**EXERCISE**
Copy all of the records word for word.

**RECORDS PROVIDED**
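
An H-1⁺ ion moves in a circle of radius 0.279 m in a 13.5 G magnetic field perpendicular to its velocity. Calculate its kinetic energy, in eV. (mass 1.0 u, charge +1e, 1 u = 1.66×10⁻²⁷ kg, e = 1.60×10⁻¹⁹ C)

K ≈ 6.84 eV

v = qBr/m = (1×1.60×10^-19)(1.35×10^-3)(0.279) / (1.66×10^-27) = 3.63×10^4 m/s.
K = ½mv² = 0.5·(1.66×10^-27)·(3.63×10^4)² = 1.09×10^-18 J = 6.84 eV.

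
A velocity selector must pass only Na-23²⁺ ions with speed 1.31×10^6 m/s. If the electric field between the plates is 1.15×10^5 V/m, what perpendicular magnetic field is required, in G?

B ≈ 878 G

qE = qvB ⇒ B = E/v = (1.15×10^5) / (1.31×10^6) = 0.0878 T.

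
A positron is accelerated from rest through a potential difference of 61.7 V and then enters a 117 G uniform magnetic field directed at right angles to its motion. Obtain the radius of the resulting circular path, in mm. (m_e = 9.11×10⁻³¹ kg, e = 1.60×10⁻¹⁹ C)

The kinetic energy gained is K = qV = (1×1.60×10^-19)(61.7) = 9.87×10^-18 J.
v = √(2K/m) = 4.66×10^6 m/s.
r = mv/(qB) = (9.11×10^-31)(4.66×10^6) / [(1×1.60×10^-19)(0.0117)] = 2.27×10^-3 m.

r ≈ 2.27 mm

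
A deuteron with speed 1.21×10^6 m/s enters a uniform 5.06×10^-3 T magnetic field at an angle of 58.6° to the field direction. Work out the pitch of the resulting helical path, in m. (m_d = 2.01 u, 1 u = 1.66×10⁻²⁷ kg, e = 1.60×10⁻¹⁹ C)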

**WORKED SOLUTION**
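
An H-1⁺ ion moves in a circle of radius 0.279 m in a 13.5 G magnetic field perpendicular to its velocity. Calculate its kinetic energy, in eV. (mass 1.0 u, charge +1e, 1 u = 1.66×10⁻²⁷ kg, e = 1.60×10⁻¹⁹ C)

K ≈ 6.84 eV

v = qBr/m = (1×1.60×10^-19)(1.35×10^-3)(0.279) / (1.66×10^-27) = 3.63×10^4 m/s.
K = ½mv² = 0.5·(1.66×10^-27)·(3.63×10^4)² = 1.09×10^-18 J = 6.84 eV.

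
A velocity selector must pass only Na-23²⁺ ions with speed 1.31×10^6 m/s. If the electric field between the plates is 1.15×10^5 V/m, what perpendicular magnetic field is required, in G?

B ≈ 878 G

qE = qvB ⇒ B = E/v = (1.15×10^5) / (1.31×10^6) = 0.0878 T.

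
A positron is accelerated from rest through a potential difference of 61.7 V and then enters a 117 G uniform magnetic field directed at right angles to its motion. Obtain the radius of the resulting circular path, in mm. (m_e = 9.11×10⁻³¹ kg, e = 1.60×10⁻¹⁹ C)

The kinetic energy gained is K = qV = (1×1.60×10^-19)(61.7) = 9.87×10^-18 J.
v = √(2K/m) = 4.66×10^6 m/s.
r = mv/(qB) = (9.11×10^-31)(4.66×10^6) / [(1×1.60×10^-19)(0.0117)] = 2.27×10^-3 m.

r ≈ 2.27 mm

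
A deuteron with speed 1.21×10^6 m/s enters a uniform 5.06×10^-3 T magnetic field at an angle of 58.6° to the field direction. Work out the pitch of the resulting helical path, in m. (m_d = 2.01 u, 1 u = 1.66×10⁻²⁷ kg, e = 1.60×10⁻¹⁹ C)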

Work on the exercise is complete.